__What the task asks__. Repeat the entries exactly as they appear.

Dataset entries:

= = = =

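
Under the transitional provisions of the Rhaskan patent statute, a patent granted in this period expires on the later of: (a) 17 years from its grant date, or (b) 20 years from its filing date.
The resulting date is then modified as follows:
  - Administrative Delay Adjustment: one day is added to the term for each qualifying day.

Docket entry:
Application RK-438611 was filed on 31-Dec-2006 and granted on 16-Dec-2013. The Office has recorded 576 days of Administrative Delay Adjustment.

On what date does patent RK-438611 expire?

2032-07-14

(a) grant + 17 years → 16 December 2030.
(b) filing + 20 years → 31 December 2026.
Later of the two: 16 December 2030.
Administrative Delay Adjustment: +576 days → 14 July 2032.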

= = = =

__Response to the task__.
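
Under the transitional provisions of the Rhaskan patent statute, a patent granted in this period expires on the later of: (a) 17 years from its grant date, or (b) 20 years from its filing date.
The resulting date is then modified as follows:
  - Administrative Delay Adjustment: one day is added to the term for each qualifying day.

Docket entry:
Application RK-438611 was filed on 31-Dec-2006 and granted on 16-Dec-2013. The Office has recorded 576 days of Administrative Delay Adjustment.

On what date does patent RK-438611 expire?

2032-07-14

(a) grant + 17 years → 16 December 2030.
(b) filing + 20 years → 31 December 2026.
Later of the two: 16 December 2030.
Administrative Delay Adjustment: +576 days → 14 July 2032.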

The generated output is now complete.